[Aim of the task]:
Search the entries for the word "with". Copy each line in which it is found.

Saved data entries
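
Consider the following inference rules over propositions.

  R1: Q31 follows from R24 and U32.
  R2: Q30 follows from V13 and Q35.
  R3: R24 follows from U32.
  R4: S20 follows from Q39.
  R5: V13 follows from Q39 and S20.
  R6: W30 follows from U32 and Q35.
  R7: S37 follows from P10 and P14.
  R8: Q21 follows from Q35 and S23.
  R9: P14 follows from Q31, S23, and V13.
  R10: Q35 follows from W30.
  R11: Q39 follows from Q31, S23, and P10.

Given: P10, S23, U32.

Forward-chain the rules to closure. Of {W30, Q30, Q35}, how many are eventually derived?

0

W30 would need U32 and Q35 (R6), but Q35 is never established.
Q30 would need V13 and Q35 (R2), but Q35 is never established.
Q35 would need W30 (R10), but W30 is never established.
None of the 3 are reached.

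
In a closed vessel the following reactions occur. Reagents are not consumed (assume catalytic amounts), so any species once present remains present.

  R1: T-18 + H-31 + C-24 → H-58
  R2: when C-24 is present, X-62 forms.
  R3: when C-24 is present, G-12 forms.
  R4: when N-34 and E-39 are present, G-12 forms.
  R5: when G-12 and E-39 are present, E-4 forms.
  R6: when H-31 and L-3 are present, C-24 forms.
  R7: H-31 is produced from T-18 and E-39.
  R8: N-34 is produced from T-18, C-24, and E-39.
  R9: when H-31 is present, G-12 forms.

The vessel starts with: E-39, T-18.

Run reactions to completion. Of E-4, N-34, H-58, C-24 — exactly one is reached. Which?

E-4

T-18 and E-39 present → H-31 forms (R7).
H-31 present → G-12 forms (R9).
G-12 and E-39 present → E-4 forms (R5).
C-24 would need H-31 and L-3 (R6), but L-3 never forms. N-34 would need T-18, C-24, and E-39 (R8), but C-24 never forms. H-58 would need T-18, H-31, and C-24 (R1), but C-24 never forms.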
---
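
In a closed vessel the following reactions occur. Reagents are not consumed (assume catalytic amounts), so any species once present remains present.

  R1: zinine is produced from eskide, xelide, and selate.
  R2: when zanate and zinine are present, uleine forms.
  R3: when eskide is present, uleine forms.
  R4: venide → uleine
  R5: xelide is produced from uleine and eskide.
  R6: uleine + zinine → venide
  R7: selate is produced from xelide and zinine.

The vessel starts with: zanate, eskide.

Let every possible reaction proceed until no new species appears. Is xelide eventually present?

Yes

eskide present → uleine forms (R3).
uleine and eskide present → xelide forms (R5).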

[Result below]:
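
The vessel starts with: E-39, T-18.
The vessel starts with: zanate, eskide.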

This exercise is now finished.